• _EXERCISE INSTRUCTIONS_: Please reproduce, exactly and with nothing added, the line containing "Answer: -100356" and every line after it to the end of the records.

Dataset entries
◇ ◇ ◇ ◇

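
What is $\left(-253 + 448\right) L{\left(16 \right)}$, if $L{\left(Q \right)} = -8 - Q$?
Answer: $-4680$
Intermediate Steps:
$\left(-253 + 448\right) L{\left(16 \right)} = \left(-253 + 448\right) \left(-8 - 16\right) = 195 \left(-8 - 16\right) = 195 \left(-24\right) = -4680$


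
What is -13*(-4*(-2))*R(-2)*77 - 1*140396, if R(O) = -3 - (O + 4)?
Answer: -100356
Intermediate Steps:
R(O) = -7 - O (R(O) = -3 - (4 + O) = -3 + (-4 - O) = -7 - O)
-13*(-4*(-2))*R(-2)*77 - 1*140396 = -13*(-4*(-2))*(-7 - 1*(-2))*77 - 1*140396 = -104*(-7 + 2)*77 - 140396 = -104*(-5)*77 - 140396 = -13*(-40)*77 - 140396 = 520*77 - 140396 = 40040 - 140396 = -100356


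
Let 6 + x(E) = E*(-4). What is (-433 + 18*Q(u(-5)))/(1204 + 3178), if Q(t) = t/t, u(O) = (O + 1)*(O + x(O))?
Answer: -415/4382 ≈ -0.094706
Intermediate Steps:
x(E) = -6 - 4*E (x(E) = -6 + E*(-4) = -6 - 4*E)
u(O) = (1 + O)*(-6 - 3*O) (u(O) = (O + 1)*(O + (-6 - 4*O)) = (1 + O)*(-6 - 3*O))
Q(t) = 1
(-433 + 18*Q(u(-5)))/(1204 + 3178) = (-433 + 18*1)/(1204 + 3178) = (-433 + 18)/4382 = -415*1/4382 = -415/4382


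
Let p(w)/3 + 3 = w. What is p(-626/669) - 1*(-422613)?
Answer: 94240066/223 ≈ 4.2260e+5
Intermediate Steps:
p(w) = -9 + 3*w
p(-626/669) - 1*(-422613) = (-9 + 3*(-626/669)) - 1*(-422613) = (-9 + 3*(-626*1/669)) + 422613 = (-9 + 3*(-626/669)) + 422613 = (-9 - 626/223) + 422613 = -2633/223 + 422613 = 94240066/223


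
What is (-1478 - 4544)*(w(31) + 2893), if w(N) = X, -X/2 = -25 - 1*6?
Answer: -17795010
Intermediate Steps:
X = 62 (X = -2*(-25 - 1*6) = -2*(-25 - 6) = -2*(-31) = 62)
w(N) = 62
(-1478 - 4544)*(w(31) + 2893) = (-1478 - 4544)*(62 + 2893) = -6022*2955 = -17795010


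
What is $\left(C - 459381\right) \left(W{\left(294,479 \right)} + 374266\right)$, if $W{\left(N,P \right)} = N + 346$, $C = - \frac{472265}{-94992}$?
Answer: $- \frac{8179895500071211}{47496} \approx -1.7222 \cdot 10^{11}$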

◇ ◇ ◇ ◇

• _WRITTEN SOLUTION_:
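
Answer: -100356
Intermediate Steps:
R(O) = -7 - O (R(O) = -3 - (4 + O) = -3 + (-4 - O) = -7 - O)
-13*(-4*(-2))*R(-2)*77 - 1*140396 = -13*(-4*(-2))*(-7 - 1*(-2))*77 - 1*140396 = -104*(-7 + 2)*77 - 140396 = -104*(-5)*77 - 140396 = -13*(-40)*77 - 140396 = 520*77 - 140396 = 40040 - 140396 = -100356


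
Let 6 + x(E) = E*(-4). What is (-433 + 18*Q(u(-5)))/(1204 + 3178), if Q(t) = t/t, u(O) = (O + 1)*(O + x(O))?
Answer: -415/4382 ≈ -0.094706
Intermediate Steps:
x(E) = -6 - 4*E (x(E) = -6 + E*(-4) = -6 - 4*E)
u(O) = (1 + O)*(-6 - 3*O) (u(O) = (O + 1)*(O + (-6 - 4*O)) = (1 + O)*(-6 - 3*O))
Q(t) = 1
(-433 + 18*Q(u(-5)))/(1204 + 3178) = (-433 + 18*1)/(1204 + 3178) = (-433 + 18)/4382 = -415*1/4382 = -415/4382


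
Let p(w)/3 + 3 = w. What is p(-626/669) - 1*(-422613)?
Answer: 94240066/223 ≈ 4.2260e+5
Intermediate Steps:
p(w) = -9 + 3*w
p(-626/669) - 1*(-422613) = (-9 + 3*(-626/669)) - 1*(-422613) = (-9 + 3*(-626*1/669)) + 422613 = (-9 + 3*(-626/669)) + 422613 = (-9 - 626/223) + 422613 = -2633/223 + 422613 = 94240066/223


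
What is (-1478 - 4544)*(w(31) + 2893), if w(N) = X, -X/2 = -25 - 1*6?
Answer: -17795010
Intermediate Steps:
X = 62 (X = -2*(-25 - 1*6) = -2*(-25 - 6) = -2*(-31) = 62)
w(N) = 62
(-1478 - 4544)*(w(31) + 2893) = (-1478 - 4544)*(62 + 2893) = -6022*2955 = -17795010


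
What is $\left(C - 459381\right) \left(W{\left(294,479 \right)} + 374266\right)$, if $W{\left(N,P \right)} = N + 346$, $C = - \frac{472265}{-94992}$?
Answer: $- \frac{8179895500071211}{47496} \approx -1.7222 \cdot 10^{11}$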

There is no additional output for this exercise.